EXCERPTED DATA START
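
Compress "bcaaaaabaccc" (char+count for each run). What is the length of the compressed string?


Input: bcaaaaabaccc
Runs:
  'b' x 1 => "b1"
  'c' x 1 => "c1"
  'a' x 5 => "a5"
  'b' x 1 => "b1"
  'a' x 1 => "a1"
  'c' x 3 => "c3"
Compressed: "b1c1a5b1a1c3"
Compressed length: 12

12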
EXCERPTED DATA END
▶ **TASK GOAL**
Output each line of the material above with no deviation.

▶ **RESPONSE**
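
Compress "bcaaaaabaccc" (char+count for each run). What is the length of the compressed string?


Input: bcaaaaabaccc
Runs:
  'b' x 1 => "b1"
  'c' x 1 => "c1"
  'a' x 5 => "a5"
  'b' x 1 => "b1"
  'a' x 1 => "a1"
  'c' x 3 => "c3"
Compressed: "b1c1a5b1a1c3"
Compressed length: 12

12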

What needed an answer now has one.